Task prompt — Transcribe all records exactly.

Information supplied —
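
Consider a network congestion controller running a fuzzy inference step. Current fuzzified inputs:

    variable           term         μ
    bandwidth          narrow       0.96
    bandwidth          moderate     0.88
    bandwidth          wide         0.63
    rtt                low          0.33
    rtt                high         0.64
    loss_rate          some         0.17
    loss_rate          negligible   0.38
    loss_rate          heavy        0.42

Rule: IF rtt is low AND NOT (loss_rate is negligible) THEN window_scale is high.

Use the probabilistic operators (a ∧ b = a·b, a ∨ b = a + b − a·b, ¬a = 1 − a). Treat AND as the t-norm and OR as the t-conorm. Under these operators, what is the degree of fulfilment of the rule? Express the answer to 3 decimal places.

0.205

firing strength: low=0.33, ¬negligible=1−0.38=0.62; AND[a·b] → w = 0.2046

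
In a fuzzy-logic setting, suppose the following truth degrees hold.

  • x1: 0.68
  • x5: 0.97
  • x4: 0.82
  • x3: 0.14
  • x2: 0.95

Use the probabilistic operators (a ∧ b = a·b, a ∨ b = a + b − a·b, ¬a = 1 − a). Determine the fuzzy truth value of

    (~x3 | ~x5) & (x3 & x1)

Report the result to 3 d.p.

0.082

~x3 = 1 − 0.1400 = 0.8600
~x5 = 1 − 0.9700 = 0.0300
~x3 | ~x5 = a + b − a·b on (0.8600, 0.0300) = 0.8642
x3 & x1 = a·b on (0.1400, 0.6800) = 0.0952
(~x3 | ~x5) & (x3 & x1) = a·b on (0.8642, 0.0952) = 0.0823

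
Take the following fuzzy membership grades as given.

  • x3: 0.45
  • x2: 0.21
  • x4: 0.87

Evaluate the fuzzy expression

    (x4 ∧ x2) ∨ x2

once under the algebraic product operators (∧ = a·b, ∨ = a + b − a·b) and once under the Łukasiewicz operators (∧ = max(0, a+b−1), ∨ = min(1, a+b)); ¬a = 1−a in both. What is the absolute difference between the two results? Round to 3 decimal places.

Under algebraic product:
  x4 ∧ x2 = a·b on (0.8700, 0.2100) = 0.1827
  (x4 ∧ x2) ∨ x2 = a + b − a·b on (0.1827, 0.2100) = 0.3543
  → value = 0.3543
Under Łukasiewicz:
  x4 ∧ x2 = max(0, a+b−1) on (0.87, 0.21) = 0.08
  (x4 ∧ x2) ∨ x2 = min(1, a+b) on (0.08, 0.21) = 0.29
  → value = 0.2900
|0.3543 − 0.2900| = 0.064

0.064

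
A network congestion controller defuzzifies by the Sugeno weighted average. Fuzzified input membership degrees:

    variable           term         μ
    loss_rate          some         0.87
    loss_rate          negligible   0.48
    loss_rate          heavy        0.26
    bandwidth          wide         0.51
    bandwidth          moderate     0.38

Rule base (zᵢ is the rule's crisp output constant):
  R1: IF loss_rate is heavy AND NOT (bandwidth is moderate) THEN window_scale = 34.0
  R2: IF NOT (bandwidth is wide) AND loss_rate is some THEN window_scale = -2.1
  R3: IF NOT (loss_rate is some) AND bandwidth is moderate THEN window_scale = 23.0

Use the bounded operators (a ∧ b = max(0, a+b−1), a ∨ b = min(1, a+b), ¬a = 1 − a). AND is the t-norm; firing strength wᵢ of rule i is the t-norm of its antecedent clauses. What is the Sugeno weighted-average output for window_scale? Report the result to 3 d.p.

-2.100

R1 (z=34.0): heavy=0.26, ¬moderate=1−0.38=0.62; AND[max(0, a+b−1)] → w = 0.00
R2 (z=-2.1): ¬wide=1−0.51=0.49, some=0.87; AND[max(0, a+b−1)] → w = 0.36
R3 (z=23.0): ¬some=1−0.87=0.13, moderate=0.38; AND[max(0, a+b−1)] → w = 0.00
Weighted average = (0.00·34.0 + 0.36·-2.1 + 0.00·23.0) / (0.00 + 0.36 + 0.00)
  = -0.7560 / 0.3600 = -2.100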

Answer space —
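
Consider a network congestion controller running a fuzzy inference step. Current fuzzified inputs:

    variable           term         μ
    bandwidth          narrow       0.96
    bandwidth          moderate     0.88
    bandwidth          wide         0.63
    rtt                low          0.33
    rtt                high         0.64
    loss_rate          some         0.17
    loss_rate          negligible   0.38
    loss_rate          heavy        0.42

Rule: IF rtt is low AND NOT (loss_rate is negligible) THEN window_scale is high.

Use the probabilistic operators (a ∧ b = a·b, a ∨ b = a + b − a·b, ¬a = 1 − a). Treat AND as the t-norm and OR as the t-conorm. Under these operators, what is the degree of fulfilment of the rule? Express the answer to 3 decimal places.

0.205

firing strength: low=0.33, ¬negligible=1−0.38=0.62; AND[a·b] → w = 0.2046

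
In a fuzzy-logic setting, suppose the following truth degrees hold.

  • x1: 0.68
  • x5: 0.97
  • x4: 0.82
  • x3: 0.14
  • x2: 0.95

Use the probabilistic operators (a ∧ b = a·b, a ∨ b = a + b − a·b, ¬a = 1 − a). Determine the fuzzy truth value of

    (~x3 | ~x5) & (x3 & x1)

Report the result to 3 d.p.

0.082

~x3 = 1 − 0.1400 = 0.8600
~x5 = 1 − 0.9700 = 0.0300
~x3 | ~x5 = a + b − a·b on (0.8600, 0.0300) = 0.8642
x3 & x1 = a·b on (0.1400, 0.6800) = 0.0952
(~x3 | ~x5) & (x3 & x1) = a·b on (0.8642, 0.0952) = 0.0823

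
Take the following fuzzy membership grades as given.

  • x3: 0.45
  • x2: 0.21
  • x4: 0.87

Evaluate the fuzzy expression

    (x4 ∧ x2) ∨ x2

once under the algebraic product operators (∧ = a·b, ∨ = a + b − a·b) and once under the Łukasiewicz operators (∧ = max(0, a+b−1), ∨ = min(1, a+b)); ¬a = 1−a in both. What is the absolute difference between the two results? Round to 3 decimal places.

Under algebraic product:
  x4 ∧ x2 = a·b on (0.8700, 0.2100) = 0.1827
  (x4 ∧ x2) ∨ x2 = a + b − a·b on (0.1827, 0.2100) = 0.3543
  → value = 0.3543
Under Łukasiewicz:
  x4 ∧ x2 = max(0, a+b−1) on (0.87, 0.21) = 0.08
  (x4 ∧ x2) ∨ x2 = min(1, a+b) on (0.08, 0.21) = 0.29
  → value = 0.2900
|0.3543 − 0.2900| = 0.064

0.064

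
A network congestion controller defuzzifies by the Sugeno weighted average. Fuzzified input membership degrees:

    variable           term         μ
    loss_rate          some         0.87
    loss_rate          negligible   0.48
    loss_rate          heavy        0.26
    bandwidth          wide         0.51
    bandwidth          moderate     0.38

Rule base (zᵢ is the rule's crisp output constant):
  R1: IF loss_rate is heavy AND NOT (bandwidth is moderate) THEN window_scale = 34.0
  R2: IF NOT (bandwidth is wide) AND loss_rate is some THEN window_scale = -2.1
  R3: IF NOT (loss_rate is some) AND bandwidth is moderate THEN window_scale = 23.0

Use the bounded operators (a ∧ b = max(0, a+b−1), a ∨ b = min(1, a+b), ¬a = 1 − a). AND is the t-norm; firing strength wᵢ of rule i is the t-norm of its antecedent clauses. What is the Sugeno weighted-average output for window_scale? Report the result to 3 d.p.

-2.100

R1 (z=34.0): heavy=0.26, ¬moderate=1−0.38=0.62; AND[max(0, a+b−1)] → w = 0.00
R2 (z=-2.1): ¬wide=1−0.51=0.49, some=0.87; AND[max(0, a+b−1)] → w = 0.36
R3 (z=23.0): ¬some=1−0.87=0.13, moderate=0.38; AND[max(0, a+b−1)] → w = 0.00
Weighted average = (0.00·34.0 + 0.36·-2.1 + 0.00·23.0) / (0.00 + 0.36 + 0.00)
  = -0.7560 / 0.3600 = -2.100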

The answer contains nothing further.